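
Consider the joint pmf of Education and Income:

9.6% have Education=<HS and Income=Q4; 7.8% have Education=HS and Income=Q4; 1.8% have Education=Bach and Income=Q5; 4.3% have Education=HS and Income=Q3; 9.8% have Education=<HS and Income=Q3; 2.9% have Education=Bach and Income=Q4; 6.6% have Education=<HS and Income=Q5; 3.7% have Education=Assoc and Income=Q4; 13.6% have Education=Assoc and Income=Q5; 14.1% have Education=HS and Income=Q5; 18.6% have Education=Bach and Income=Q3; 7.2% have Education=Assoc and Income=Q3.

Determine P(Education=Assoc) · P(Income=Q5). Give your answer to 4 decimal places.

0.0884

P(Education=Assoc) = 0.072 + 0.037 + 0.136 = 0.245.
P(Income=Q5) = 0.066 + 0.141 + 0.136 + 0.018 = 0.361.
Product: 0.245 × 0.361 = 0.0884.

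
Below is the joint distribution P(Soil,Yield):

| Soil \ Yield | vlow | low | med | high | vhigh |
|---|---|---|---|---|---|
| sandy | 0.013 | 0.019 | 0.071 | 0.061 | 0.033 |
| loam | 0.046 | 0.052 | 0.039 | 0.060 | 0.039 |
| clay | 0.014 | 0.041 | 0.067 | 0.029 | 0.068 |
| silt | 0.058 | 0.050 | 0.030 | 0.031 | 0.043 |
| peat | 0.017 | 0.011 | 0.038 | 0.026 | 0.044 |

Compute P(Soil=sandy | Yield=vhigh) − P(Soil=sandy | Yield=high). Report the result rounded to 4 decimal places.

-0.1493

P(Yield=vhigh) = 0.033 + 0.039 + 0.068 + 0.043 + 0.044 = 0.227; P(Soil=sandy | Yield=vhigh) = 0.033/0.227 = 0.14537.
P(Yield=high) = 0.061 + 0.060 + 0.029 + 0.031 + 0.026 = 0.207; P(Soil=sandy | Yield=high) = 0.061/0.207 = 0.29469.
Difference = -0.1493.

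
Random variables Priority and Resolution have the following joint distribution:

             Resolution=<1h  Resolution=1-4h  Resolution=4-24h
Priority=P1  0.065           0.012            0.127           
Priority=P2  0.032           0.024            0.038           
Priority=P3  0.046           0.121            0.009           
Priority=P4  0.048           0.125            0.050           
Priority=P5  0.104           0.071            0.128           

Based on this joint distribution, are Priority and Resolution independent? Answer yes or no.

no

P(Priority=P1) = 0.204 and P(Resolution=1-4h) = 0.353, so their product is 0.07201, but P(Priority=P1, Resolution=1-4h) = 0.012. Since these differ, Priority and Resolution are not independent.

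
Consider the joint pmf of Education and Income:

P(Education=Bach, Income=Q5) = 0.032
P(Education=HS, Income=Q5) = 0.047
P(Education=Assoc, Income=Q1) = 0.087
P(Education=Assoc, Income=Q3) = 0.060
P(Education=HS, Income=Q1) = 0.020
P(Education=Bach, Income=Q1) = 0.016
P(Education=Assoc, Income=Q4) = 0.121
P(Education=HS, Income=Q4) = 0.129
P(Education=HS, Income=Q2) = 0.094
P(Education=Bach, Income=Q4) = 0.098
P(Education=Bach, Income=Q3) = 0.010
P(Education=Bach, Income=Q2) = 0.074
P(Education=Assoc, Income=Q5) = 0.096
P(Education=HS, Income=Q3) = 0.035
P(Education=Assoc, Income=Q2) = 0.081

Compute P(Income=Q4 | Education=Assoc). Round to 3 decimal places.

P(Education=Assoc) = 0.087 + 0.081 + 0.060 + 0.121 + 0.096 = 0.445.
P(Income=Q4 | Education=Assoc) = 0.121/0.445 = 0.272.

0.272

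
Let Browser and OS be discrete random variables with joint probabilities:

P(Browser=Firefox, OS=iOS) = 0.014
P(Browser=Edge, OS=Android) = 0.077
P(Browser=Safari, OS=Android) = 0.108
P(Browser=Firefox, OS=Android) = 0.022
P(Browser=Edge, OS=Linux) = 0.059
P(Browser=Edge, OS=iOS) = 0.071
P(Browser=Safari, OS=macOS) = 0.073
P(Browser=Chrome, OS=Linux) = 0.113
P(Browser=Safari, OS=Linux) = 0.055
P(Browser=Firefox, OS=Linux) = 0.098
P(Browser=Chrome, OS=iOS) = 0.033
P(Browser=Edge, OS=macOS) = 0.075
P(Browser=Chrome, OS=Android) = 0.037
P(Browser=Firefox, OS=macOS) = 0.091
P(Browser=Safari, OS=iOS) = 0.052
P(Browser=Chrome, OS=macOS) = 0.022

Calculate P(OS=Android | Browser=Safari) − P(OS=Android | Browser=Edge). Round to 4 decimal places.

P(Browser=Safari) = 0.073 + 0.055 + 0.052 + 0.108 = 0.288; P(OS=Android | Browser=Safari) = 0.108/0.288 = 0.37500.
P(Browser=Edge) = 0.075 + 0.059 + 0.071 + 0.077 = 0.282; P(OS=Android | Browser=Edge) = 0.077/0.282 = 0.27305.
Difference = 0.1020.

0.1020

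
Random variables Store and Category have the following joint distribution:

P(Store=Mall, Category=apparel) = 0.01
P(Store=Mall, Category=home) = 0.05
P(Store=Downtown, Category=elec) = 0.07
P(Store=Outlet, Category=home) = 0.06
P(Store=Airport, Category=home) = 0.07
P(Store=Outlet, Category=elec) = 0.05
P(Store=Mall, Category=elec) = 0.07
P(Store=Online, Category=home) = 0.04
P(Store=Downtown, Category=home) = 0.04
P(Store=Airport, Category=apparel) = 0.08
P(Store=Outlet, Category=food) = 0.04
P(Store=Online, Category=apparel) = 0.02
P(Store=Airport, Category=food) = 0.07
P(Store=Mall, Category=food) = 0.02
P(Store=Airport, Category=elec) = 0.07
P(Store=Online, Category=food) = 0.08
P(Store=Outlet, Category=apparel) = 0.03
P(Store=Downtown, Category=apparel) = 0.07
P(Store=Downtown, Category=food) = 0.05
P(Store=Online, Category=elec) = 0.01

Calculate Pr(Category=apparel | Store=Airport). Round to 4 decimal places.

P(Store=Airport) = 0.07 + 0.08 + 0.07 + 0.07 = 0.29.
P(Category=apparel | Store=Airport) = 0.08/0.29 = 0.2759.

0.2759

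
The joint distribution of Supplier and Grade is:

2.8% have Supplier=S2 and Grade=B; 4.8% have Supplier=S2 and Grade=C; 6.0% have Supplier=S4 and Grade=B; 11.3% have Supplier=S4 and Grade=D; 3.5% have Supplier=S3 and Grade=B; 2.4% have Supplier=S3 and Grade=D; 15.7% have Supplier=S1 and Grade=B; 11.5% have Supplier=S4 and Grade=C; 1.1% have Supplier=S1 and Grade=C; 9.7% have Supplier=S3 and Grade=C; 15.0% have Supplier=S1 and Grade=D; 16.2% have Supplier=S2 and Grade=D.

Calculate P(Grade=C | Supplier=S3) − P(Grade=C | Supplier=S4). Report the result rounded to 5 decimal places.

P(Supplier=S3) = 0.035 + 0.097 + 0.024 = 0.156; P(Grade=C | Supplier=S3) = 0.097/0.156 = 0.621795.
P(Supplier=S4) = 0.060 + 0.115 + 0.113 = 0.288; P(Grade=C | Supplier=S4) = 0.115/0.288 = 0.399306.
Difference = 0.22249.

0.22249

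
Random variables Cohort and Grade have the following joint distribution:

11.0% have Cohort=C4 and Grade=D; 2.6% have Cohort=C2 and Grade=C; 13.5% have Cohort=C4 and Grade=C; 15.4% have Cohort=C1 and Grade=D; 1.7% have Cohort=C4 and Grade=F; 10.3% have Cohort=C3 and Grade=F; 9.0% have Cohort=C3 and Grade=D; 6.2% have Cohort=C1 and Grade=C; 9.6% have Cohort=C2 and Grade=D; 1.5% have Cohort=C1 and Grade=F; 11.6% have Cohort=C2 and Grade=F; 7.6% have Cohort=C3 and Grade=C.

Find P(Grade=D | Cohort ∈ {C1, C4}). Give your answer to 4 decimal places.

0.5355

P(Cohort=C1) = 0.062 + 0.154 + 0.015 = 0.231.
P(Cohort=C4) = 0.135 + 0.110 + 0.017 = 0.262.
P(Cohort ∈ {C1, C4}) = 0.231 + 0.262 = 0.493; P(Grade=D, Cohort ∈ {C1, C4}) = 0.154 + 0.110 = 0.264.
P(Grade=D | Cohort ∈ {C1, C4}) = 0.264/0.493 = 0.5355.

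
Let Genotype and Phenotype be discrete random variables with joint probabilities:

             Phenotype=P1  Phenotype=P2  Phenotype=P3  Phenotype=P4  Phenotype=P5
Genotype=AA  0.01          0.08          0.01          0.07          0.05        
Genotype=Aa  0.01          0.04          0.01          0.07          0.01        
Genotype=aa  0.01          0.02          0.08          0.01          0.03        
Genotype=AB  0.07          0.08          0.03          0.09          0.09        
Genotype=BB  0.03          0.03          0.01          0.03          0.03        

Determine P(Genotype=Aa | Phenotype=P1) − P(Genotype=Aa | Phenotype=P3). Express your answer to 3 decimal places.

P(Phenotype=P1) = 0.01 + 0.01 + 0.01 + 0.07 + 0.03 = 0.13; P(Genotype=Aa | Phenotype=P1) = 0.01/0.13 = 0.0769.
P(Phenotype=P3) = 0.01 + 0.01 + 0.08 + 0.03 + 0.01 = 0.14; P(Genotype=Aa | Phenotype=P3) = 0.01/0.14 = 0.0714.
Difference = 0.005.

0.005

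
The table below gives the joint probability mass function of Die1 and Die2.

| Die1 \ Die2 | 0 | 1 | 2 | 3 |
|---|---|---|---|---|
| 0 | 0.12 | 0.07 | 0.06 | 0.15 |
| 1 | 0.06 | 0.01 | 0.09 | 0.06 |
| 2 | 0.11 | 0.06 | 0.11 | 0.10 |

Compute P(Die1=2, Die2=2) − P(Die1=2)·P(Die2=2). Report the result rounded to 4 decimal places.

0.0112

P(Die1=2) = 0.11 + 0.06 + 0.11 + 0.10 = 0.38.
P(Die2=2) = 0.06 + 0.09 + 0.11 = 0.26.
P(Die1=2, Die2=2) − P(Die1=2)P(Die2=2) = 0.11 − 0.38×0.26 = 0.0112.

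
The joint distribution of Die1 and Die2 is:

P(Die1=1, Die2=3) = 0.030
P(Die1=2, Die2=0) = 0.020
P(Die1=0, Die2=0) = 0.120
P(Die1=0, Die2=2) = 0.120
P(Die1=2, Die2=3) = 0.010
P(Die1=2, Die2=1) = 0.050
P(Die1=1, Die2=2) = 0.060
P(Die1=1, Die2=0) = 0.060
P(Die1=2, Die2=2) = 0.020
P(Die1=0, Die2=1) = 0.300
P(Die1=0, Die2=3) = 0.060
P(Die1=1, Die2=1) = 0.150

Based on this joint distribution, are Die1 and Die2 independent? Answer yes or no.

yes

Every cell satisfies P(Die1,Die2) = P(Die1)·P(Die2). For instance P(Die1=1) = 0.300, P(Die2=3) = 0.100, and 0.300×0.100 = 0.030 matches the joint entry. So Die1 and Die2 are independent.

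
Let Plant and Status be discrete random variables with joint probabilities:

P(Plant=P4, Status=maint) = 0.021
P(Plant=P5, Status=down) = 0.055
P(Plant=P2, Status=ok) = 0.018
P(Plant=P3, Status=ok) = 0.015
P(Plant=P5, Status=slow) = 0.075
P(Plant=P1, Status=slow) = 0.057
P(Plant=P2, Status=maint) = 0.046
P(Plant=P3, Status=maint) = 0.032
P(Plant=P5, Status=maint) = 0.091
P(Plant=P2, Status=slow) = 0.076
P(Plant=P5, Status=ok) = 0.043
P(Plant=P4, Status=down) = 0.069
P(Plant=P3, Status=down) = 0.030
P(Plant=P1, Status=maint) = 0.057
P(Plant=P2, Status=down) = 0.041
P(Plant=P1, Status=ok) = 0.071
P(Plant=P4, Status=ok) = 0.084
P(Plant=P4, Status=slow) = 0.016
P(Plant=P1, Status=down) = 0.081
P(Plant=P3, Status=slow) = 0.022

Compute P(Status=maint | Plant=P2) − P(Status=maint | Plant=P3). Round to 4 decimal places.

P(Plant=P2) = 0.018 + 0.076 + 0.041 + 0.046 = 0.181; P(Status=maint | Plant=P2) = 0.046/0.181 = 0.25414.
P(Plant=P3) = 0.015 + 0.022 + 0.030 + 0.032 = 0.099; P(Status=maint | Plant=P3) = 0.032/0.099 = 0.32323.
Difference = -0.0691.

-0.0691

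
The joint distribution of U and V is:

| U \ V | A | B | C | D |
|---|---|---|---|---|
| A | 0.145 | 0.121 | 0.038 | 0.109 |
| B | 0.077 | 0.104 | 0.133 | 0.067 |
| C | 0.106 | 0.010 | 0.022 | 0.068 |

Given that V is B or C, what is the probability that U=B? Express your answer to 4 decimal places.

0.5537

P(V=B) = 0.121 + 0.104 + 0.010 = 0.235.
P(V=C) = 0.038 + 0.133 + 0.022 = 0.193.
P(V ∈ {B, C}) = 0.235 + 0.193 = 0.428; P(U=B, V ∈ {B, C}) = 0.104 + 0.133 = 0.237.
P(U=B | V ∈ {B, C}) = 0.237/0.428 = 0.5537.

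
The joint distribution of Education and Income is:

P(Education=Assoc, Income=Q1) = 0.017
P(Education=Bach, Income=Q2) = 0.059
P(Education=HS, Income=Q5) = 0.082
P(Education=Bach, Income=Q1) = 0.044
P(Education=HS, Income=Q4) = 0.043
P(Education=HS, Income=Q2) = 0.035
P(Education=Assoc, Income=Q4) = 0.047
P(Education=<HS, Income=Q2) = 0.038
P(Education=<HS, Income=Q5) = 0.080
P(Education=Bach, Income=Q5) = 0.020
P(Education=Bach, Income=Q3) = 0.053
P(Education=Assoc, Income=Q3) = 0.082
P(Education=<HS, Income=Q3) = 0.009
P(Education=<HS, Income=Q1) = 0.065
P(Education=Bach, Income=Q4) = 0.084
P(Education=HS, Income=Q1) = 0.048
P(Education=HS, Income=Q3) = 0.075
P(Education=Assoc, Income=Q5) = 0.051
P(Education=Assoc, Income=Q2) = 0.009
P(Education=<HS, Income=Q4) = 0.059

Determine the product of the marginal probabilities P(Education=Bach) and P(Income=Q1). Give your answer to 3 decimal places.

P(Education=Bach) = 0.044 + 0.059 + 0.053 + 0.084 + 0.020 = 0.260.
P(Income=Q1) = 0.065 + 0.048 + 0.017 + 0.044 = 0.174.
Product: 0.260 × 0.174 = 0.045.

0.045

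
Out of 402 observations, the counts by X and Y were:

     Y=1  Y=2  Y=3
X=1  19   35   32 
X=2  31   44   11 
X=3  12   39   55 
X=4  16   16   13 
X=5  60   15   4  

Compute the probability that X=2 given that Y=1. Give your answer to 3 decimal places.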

++++++++++

What the task requires —
Tell how many lines of the data above hold the string "Firefox". Give only the number.

Task output —
4